[Collected data]
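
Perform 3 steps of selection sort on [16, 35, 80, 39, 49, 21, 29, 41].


Initial: [16, 35, 80, 39, 49, 21, 29, 41]
Step 1: min=16 at 0
  Swap: [16, 35, 80, 39, 49, 21, 29, 41]
Step 2: min=21 at 5
  Swap: [16, 21, 80, 39, 49, 35, 29, 41]
Step 3: min=29 at 6
  Swap: [16, 21, 29, 39, 49, 35, 80, 41]

After 3 steps: [16, 21, 29, 39, 49, 35, 80, 41]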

WHAT YOU HAVE TO DO> Without omitting anything, output the entries exactly.

SOLUTION TO THIS EXERCISE>
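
Perform 3 steps of selection sort on [16, 35, 80, 39, 49, 21, 29, 41].


Initial: [16, 35, 80, 39, 49, 21, 29, 41]
Step 1: min=16 at 0
  Swap: [16, 35, 80, 39, 49, 21, 29, 41]
Step 2: min=21 at 5
  Swap: [16, 21, 80, 39, 49, 35, 29, 41]
Step 3: min=29 at 6
  Swap: [16, 21, 29, 39, 49, 35, 80, 41]

After 3 steps: [16, 21, 29, 39, 49, 35, 80, 41]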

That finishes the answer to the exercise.